REQUIREMENT: Please print the data that follows, keeping every line exact.

Stored data:
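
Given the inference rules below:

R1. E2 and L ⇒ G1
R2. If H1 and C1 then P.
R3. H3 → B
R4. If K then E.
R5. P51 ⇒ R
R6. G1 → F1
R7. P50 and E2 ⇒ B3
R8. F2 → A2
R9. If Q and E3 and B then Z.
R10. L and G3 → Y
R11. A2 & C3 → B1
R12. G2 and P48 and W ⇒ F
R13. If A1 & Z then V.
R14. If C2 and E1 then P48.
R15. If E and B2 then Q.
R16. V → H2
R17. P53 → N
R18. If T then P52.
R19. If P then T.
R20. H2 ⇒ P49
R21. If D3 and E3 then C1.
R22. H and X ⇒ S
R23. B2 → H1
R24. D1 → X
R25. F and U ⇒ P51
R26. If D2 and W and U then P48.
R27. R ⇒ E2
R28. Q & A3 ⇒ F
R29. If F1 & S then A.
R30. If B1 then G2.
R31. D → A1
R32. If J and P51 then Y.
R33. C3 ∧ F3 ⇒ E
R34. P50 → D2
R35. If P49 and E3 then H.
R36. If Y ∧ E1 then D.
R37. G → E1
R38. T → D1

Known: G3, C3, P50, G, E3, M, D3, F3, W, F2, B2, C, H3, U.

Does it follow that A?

Forward chaining from the given facts derives: B, A2, B1, C1, H1, G2, E, D2, E1, P, Q, T, P48, D1, Z, F, P52, X, P51, R, E2, B3.
The only rule concluding A is R29, which needs F1; that is never established.

No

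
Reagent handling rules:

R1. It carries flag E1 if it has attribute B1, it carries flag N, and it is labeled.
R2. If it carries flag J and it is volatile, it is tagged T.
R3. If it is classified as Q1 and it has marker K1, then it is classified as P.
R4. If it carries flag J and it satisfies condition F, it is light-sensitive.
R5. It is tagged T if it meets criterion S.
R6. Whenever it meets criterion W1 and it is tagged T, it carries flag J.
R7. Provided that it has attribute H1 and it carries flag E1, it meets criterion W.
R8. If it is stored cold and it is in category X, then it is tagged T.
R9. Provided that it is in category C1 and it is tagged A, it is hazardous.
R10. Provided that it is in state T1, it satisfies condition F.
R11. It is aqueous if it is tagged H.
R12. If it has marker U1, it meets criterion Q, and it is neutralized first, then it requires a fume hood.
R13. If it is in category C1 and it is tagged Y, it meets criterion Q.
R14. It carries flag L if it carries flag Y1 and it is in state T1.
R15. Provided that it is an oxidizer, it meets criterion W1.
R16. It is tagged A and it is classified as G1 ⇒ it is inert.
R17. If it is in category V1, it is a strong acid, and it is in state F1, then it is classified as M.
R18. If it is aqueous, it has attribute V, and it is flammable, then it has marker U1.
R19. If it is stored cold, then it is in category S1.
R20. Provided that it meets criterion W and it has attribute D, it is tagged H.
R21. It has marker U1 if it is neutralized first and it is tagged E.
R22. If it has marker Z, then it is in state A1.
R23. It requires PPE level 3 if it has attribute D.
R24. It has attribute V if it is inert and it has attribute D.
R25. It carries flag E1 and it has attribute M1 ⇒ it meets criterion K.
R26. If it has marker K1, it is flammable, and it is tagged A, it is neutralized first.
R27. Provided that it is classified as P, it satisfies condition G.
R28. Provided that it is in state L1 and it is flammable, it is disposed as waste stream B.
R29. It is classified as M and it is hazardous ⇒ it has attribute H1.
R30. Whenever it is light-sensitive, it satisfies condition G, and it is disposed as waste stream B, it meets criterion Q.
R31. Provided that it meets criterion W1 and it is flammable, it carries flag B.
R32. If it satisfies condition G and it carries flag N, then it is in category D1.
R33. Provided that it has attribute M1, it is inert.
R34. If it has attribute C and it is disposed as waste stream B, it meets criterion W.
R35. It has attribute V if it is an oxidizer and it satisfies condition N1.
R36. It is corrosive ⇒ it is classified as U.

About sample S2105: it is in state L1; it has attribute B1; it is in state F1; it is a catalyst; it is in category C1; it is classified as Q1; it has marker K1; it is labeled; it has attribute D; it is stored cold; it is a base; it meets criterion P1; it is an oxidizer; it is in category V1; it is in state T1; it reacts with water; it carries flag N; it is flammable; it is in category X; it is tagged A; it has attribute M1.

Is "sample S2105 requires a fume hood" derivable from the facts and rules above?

No

Forward chaining from the given facts derives: carries flag E1, is classified as P, is tagged T, is hazardous, satisfies condition F, meets criterion W1, is in category S1, requires PPE level 3, meets criterion K, is neutralized first, satisfies condition G, is disposed as waste stream B, carries flag B, is in category D1, is inert, carries flag J, has attribute V, is light-sensitive, meets criterion Q.
The only rule concluding "it requires a fume hood" is R12, which needs "it has marker U1"; that is never established.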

RESPONSE BOX:
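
Given the inference rules below:

R1. E2 and L ⇒ G1
R2. If H1 and C1 then P.
R3. H3 → B
R4. If K then E.
R5. P51 ⇒ R
R6. G1 → F1
R7. P50 and E2 ⇒ B3
R8. F2 → A2
R9. If Q and E3 and B then Z.
R10. L and G3 → Y
R11. A2 & C3 → B1
R12. G2 and P48 and W ⇒ F
R13. If A1 & Z then V.
R14. If C2 and E1 then P48.
R15. If E and B2 then Q.
R16. V → H2
R17. P53 → N
R18. If T then P52.
R19. If P then T.
R20. H2 ⇒ P49
R21. If D3 and E3 then C1.
R22. H and X ⇒ S
R23. B2 → H1
R24. D1 → X
R25. F and U ⇒ P51
R26. If D2 and W and U then P48.
R27. R ⇒ E2
R28. Q & A3 ⇒ F
R29. If F1 & S then A.
R30. If B1 then G2.
R31. D → A1
R32. If J and P51 then Y.
R33. C3 ∧ F3 ⇒ E
R34. P50 → D2
R35. If P49 and E3 then H.
R36. If Y ∧ E1 then D.
R37. G → E1
R38. T → D1

Known: G3, C3, P50, G, E3, M, D3, F3, W, F2, B2, C, H3, U.

Does it follow that A?

Forward chaining from the given facts derives: B, A2, B1, C1, H1, G2, E, D2, E1, P, Q, T, P48, D1, Z, F, P52, X, P51, R, E2, B3.
The only rule concluding A is R29, which needs F1; that is never established.

No

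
Reagent handling rules:

R1. It carries flag E1 if it has attribute B1, it carries flag N, and it is labeled.
R2. If it carries flag J and it is volatile, it is tagged T.
R3. If it is classified as Q1 and it has marker K1, then it is classified as P.
R4. If it carries flag J and it satisfies condition F, it is light-sensitive.
R5. It is tagged T if it meets criterion S.
R6. Whenever it meets criterion W1 and it is tagged T, it carries flag J.
R7. Provided that it has attribute H1 and it carries flag E1, it meets criterion W.
R8. If it is stored cold and it is in category X, then it is tagged T.
R9. Provided that it is in category C1 and it is tagged A, it is hazardous.
R10. Provided that it is in state T1, it satisfies condition F.
R11. It is aqueous if it is tagged H.
R12. If it has marker U1, it meets criterion Q, and it is neutralized first, then it requires a fume hood.
R13. If it is in category C1 and it is tagged Y, it meets criterion Q.
R14. It carries flag L if it carries flag Y1 and it is in state T1.
R15. Provided that it is an oxidizer, it meets criterion W1.
R16. It is tagged A and it is classified as G1 ⇒ it is inert.
R17. If it is in category V1, it is a strong acid, and it is in state F1, then it is classified as M.
R18. If it is aqueous, it has attribute V, and it is flammable, then it has marker U1.
R19. If it is stored cold, then it is in category S1.
R20. Provided that it meets criterion W and it has attribute D, it is tagged H.
R21. It has marker U1 if it is neutralized first and it is tagged E.
R22. If it has marker Z, then it is in state A1.
R23. It requires PPE level 3 if it has attribute D.
R24. It has attribute V if it is inert and it has attribute D.
R25. It carries flag E1 and it has attribute M1 ⇒ it meets criterion K.
R26. If it has marker K1, it is flammable, and it is tagged A, it is neutralized first.
R27. Provided that it is classified as P, it satisfies condition G.
R28. Provided that it is in state L1 and it is flammable, it is disposed as waste stream B.
R29. It is classified as M and it is hazardous ⇒ it has attribute H1.
R30. Whenever it is light-sensitive, it satisfies condition G, and it is disposed as waste stream B, it meets criterion Q.
R31. Provided that it meets criterion W1 and it is flammable, it carries flag B.
R32. If it satisfies condition G and it carries flag N, then it is in category D1.
R33. Provided that it has attribute M1, it is inert.
R34. If it has attribute C and it is disposed as waste stream B, it meets criterion W.
R35. It has attribute V if it is an oxidizer and it satisfies condition N1.
R36. It is corrosive ⇒ it is classified as U.

About sample S2105: it is in state L1; it has attribute B1; it is in state F1; it is a catalyst; it is in category C1; it is classified as Q1; it has marker K1; it is labeled; it has attribute D; it is stored cold; it is a base; it meets criterion P1; it is an oxidizer; it is in category V1; it is in state T1; it reacts with water; it carries flag N; it is flammable; it is in category X; it is tagged A; it has attribute M1.

Is "sample S2105 requires a fume hood" derivable from the facts and rules above?

No

Forward chaining from the given facts derives: carries flag E1, is classified as P, is tagged T, is hazardous, satisfies condition F, meets criterion W1, is in category S1, requires PPE level 3, meets criterion K, is neutralized first, satisfies condition G, is disposed as waste stream B, carries flag B, is in category D1, is inert, carries flag J, has attribute V, is light-sensitive, meets criterion Q.
The only rule concluding "it requires a fume hood" is R12, which needs "it has marker U1"; that is never established.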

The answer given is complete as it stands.